— Information supplied —
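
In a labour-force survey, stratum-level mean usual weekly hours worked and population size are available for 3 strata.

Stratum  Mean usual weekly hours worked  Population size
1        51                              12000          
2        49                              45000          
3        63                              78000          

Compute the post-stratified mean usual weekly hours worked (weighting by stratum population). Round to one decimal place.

Σ Nₕ·x̄ₕ = 51×12000 + 49×45000 + 63×78000
  = 612000 + 2205000 + 4914000 = 7731000
Σ Nₕ = 12000 + 45000 + 78000 = 135000
Overall mean = 7731000 / 135000 = 57.266667

57.3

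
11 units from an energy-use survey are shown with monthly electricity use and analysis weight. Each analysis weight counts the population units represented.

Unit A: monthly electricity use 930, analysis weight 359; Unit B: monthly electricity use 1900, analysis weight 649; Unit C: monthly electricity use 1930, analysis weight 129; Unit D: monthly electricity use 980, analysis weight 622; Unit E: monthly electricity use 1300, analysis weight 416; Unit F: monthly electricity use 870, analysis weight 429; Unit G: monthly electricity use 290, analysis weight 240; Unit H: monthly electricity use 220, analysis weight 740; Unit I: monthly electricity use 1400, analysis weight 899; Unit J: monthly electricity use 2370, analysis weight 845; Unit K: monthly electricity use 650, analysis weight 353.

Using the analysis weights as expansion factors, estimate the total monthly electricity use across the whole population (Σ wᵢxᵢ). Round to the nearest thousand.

7063000

Weighted total = 930×359 + 1900×649 + 1930×129 + 980×622 + 1300×416 + 870×429 + 290×240 + 220×740 + 1400×899 + 2370×845 + 650×353
  = 333870 + 1233100 + 248970 + 609560 + 540800 + 373230 + 69600 + 162800 + 1258600 + 2002650 + 229450 = 7062630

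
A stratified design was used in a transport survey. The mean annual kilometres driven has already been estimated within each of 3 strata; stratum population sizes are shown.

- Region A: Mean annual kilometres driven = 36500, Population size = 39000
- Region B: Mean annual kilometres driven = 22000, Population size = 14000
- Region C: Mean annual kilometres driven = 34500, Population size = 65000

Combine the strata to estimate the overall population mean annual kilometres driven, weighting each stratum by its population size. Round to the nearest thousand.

34000

Σ Nₕ·x̄ₕ = 36500×39000 + 22000×14000 + 34500×65000
  = 1423500000 + 308000000 + 2242500000 = 3974000000
Σ Nₕ = 39000 + 14000 + 65000 = 118000
Overall mean = 3974000000 / 118000 = 33677.966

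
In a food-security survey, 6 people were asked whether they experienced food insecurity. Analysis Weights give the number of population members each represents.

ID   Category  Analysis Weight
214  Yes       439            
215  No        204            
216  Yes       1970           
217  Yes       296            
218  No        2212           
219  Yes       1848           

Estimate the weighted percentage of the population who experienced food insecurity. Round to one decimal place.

Sum of weights for 'Yes' = 439 + 1970 + 296 + 1848 = 4553
Total weight = 439 + 204 + 1970 + 296 + 2212 + 1848 = 6969
Weighted proportion = 4553 / 6969 = 0.65332185 → 65.332185%

65.3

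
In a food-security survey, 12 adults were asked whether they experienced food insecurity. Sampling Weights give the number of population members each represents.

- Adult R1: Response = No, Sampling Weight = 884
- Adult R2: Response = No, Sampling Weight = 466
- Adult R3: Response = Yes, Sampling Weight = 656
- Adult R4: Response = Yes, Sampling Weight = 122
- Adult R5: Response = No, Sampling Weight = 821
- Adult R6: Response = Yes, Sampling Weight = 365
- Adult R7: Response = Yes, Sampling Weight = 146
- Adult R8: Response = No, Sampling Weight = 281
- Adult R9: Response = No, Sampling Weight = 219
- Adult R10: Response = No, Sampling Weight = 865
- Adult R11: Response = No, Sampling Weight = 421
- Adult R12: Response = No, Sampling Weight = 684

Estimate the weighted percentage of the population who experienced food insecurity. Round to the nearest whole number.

22

Sum of weights for 'Yes' = 656 + 122 + 365 + 146 = 1289
Total weight = 884 + 466 + 656 + 122 + 821 + 365 + 146 + 281 + 219 + 865 + 421 + 684 = 5930
Weighted proportion = 1289 / 5930 = 0.21736931 → 21.736931%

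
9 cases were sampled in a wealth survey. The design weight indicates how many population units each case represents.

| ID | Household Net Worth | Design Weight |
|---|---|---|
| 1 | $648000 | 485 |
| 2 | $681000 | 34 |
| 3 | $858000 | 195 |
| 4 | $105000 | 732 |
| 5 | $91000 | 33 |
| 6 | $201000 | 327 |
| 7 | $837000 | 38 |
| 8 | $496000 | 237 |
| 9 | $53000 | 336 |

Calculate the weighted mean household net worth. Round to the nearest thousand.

338000

Weighted sum = 817500000
Sum of weights = 485 + 34 + 195 + 732 + 33 + 327 + 38 + 237 + 336 = 2417
Weighted mean = 817500000 / 2417 = 338229.21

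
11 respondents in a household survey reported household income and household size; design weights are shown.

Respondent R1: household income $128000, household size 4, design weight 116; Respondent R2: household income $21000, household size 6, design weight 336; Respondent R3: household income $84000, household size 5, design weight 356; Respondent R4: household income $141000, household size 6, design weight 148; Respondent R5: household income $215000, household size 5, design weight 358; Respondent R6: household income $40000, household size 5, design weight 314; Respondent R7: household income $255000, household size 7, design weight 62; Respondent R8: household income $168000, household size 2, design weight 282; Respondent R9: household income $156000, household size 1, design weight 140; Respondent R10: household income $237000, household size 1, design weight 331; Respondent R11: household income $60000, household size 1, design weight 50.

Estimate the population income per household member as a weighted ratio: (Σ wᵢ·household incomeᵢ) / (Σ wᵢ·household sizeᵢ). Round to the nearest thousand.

Σ wᵢ·y = 128000×116 + 21000×336 + 84000×356 + 141000×148 + 215000×358 + 40000×314 + 255000×62 + 168000×282 + 156000×140 + 237000×331 + 60000×50
  = 14848000 + 7056000 + 29904000 + 20868000 + 76970000 + 12560000 + 15810000 + 47376000 + 21840000 + 78447000 + 3000000 = 328679000
Σ wᵢ·x = 4×116 + 6×336 + 5×356 + 6×148 + 5×358 + 5×314 + 7×62 + 2×282 + 1×140 + 1×331 + 1×50
  = 464 + 2016 + 1780 + 888 + 1790 + 1570 + 434 + 564 + 140 + 331 + 50 = 10027
Ratio = 328679000 / 10027 = 32779.396

33000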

— Action item —
Each entry above must be repeated word for word.

— Response for this exercise —
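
In a labour-force survey, stratum-level mean usual weekly hours worked and population size are available for 3 strata.

Stratum  Mean usual weekly hours worked  Population size
1        51                              12000          
2        49                              45000          
3        63                              78000          

Compute the post-stratified mean usual weekly hours worked (weighting by stratum population). Round to one decimal place.

Σ Nₕ·x̄ₕ = 51×12000 + 49×45000 + 63×78000
  = 612000 + 2205000 + 4914000 = 7731000
Σ Nₕ = 12000 + 45000 + 78000 = 135000
Overall mean = 7731000 / 135000 = 57.266667

57.3

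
11 units from an energy-use survey are shown with monthly electricity use and analysis weight. Each analysis weight counts the population units represented.

Unit A: monthly electricity use 930, analysis weight 359; Unit B: monthly electricity use 1900, analysis weight 649; Unit C: monthly electricity use 1930, analysis weight 129; Unit D: monthly electricity use 980, analysis weight 622; Unit E: monthly electricity use 1300, analysis weight 416; Unit F: monthly electricity use 870, analysis weight 429; Unit G: monthly electricity use 290, analysis weight 240; Unit H: monthly electricity use 220, analysis weight 740; Unit I: monthly electricity use 1400, analysis weight 899; Unit J: monthly electricity use 2370, analysis weight 845; Unit K: monthly electricity use 650, analysis weight 353.

Using the analysis weights as expansion factors, estimate the total monthly electricity use across the whole population (Σ wᵢxᵢ). Round to the nearest thousand.

7063000

Weighted total = 930×359 + 1900×649 + 1930×129 + 980×622 + 1300×416 + 870×429 + 290×240 + 220×740 + 1400×899 + 2370×845 + 650×353
  = 333870 + 1233100 + 248970 + 609560 + 540800 + 373230 + 69600 + 162800 + 1258600 + 2002650 + 229450 = 7062630

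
A stratified design was used in a transport survey. The mean annual kilometres driven has already been estimated within each of 3 strata; stratum population sizes are shown.

- Region A: Mean annual kilometres driven = 36500, Population size = 39000
- Region B: Mean annual kilometres driven = 22000, Population size = 14000
- Region C: Mean annual kilometres driven = 34500, Population size = 65000

Combine the strata to estimate the overall population mean annual kilometres driven, weighting each stratum by its population size. Round to the nearest thousand.

34000

Σ Nₕ·x̄ₕ = 36500×39000 + 22000×14000 + 34500×65000
  = 1423500000 + 308000000 + 2242500000 = 3974000000
Σ Nₕ = 39000 + 14000 + 65000 = 118000
Overall mean = 3974000000 / 118000 = 33677.966

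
In a food-security survey, 6 people were asked whether they experienced food insecurity. Analysis Weights give the number of population members each represents.

ID   Category  Analysis Weight
214  Yes       439            
215  No        204            
216  Yes       1970           
217  Yes       296            
218  No        2212           
219  Yes       1848           

Estimate the weighted percentage of the population who experienced food insecurity. Round to one decimal place.

Sum of weights for 'Yes' = 439 + 1970 + 296 + 1848 = 4553
Total weight = 439 + 204 + 1970 + 296 + 2212 + 1848 = 6969
Weighted proportion = 4553 / 6969 = 0.65332185 → 65.332185%

65.3

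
In a food-security survey, 12 adults were asked whether they experienced food insecurity. Sampling Weights give the number of population members each represents.

- Adult R1: Response = No, Sampling Weight = 884
- Adult R2: Response = No, Sampling Weight = 466
- Adult R3: Response = Yes, Sampling Weight = 656
- Adult R4: Response = Yes, Sampling Weight = 122
- Adult R5: Response = No, Sampling Weight = 821
- Adult R6: Response = Yes, Sampling Weight = 365
- Adult R7: Response = Yes, Sampling Weight = 146
- Adult R8: Response = No, Sampling Weight = 281
- Adult R9: Response = No, Sampling Weight = 219
- Adult R10: Response = No, Sampling Weight = 865
- Adult R11: Response = No, Sampling Weight = 421
- Adult R12: Response = No, Sampling Weight = 684

Estimate the weighted percentage of the population who experienced food insecurity. Round to the nearest whole number.

22

Sum of weights for 'Yes' = 656 + 122 + 365 + 146 = 1289
Total weight = 884 + 466 + 656 + 122 + 821 + 365 + 146 + 281 + 219 + 865 + 421 + 684 = 5930
Weighted proportion = 1289 / 5930 = 0.21736931 → 21.736931%

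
9 cases were sampled in a wealth survey. The design weight indicates how many population units each case represents.

| ID | Household Net Worth | Design Weight |
|---|---|---|
| 1 | $648000 | 485 |
| 2 | $681000 | 34 |
| 3 | $858000 | 195 |
| 4 | $105000 | 732 |
| 5 | $91000 | 33 |
| 6 | $201000 | 327 |
| 7 | $837000 | 38 |
| 8 | $496000 | 237 |
| 9 | $53000 | 336 |

Calculate the weighted mean household net worth. Round to the nearest thousand.

338000

Weighted sum = 817500000
Sum of weights = 485 + 34 + 195 + 732 + 33 + 327 + 38 + 237 + 336 = 2417
Weighted mean = 817500000 / 2417 = 338229.21

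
11 respondents in a household survey reported household income and household size; design weights are shown.

Respondent R1: household income $128000, household size 4, design weight 116; Respondent R2: household income $21000, household size 6, design weight 336; Respondent R3: household income $84000, household size 5, design weight 356; Respondent R4: household income $141000, household size 6, design weight 148; Respondent R5: household income $215000, household size 5, design weight 358; Respondent R6: household income $40000, household size 5, design weight 314; Respondent R7: household income $255000, household size 7, design weight 62; Respondent R8: household income $168000, household size 2, design weight 282; Respondent R9: household income $156000, household size 1, design weight 140; Respondent R10: household income $237000, household size 1, design weight 331; Respondent R11: household income $60000, household size 1, design weight 50.

Estimate the population income per household member as a weighted ratio: (Σ wᵢ·household incomeᵢ) / (Σ wᵢ·household sizeᵢ). Round to the nearest thousand.

Σ wᵢ·y = 128000×116 + 21000×336 + 84000×356 + 141000×148 + 215000×358 + 40000×314 + 255000×62 + 168000×282 + 156000×140 + 237000×331 + 60000×50
  = 14848000 + 7056000 + 29904000 + 20868000 + 76970000 + 12560000 + 15810000 + 47376000 + 21840000 + 78447000 + 3000000 = 328679000
Σ wᵢ·x = 4×116 + 6×336 + 5×356 + 6×148 + 5×358 + 5×314 + 7×62 + 2×282 + 1×140 + 1×331 + 1×50
  = 464 + 2016 + 1780 + 888 + 1790 + 1570 + 434 + 564 + 140 + 331 + 50 = 10027
Ratio = 328679000 / 10027 = 32779.396

33000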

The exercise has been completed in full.